:: ENTRIES SUPPLIED ::
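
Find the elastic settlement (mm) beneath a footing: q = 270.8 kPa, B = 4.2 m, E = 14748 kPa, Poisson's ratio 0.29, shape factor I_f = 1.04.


Result: 73.459 mm

Derivation:
Using Se = q * B * (1 - nu^2) * I_f / E
1 - nu^2 = 1 - 0.29^2 = 0.9159
Se = 270.8 * 4.2 * 0.9159 * 1.04 / 14748
Se = 0.073459 m
Convert to mm: Se = 0.073459 * 1000 = 73.459 mm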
:::
So that no detail is lost, give every line of the data again exactly.

#### YOUR RESPONSE
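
Find the elastic settlement (mm) beneath a footing: q = 270.8 kPa, B = 4.2 m, E = 14748 kPa, Poisson's ratio 0.29, shape factor I_f = 1.04.


Result: 73.459 mm

Derivation:
Using Se = q * B * (1 - nu^2) * I_f / E
1 - nu^2 = 1 - 0.29^2 = 0.9159
Se = 270.8 * 4.2 * 0.9159 * 1.04 / 14748
Se = 0.073459 m
Convert to mm: Se = 0.073459 * 1000 = 73.459 mm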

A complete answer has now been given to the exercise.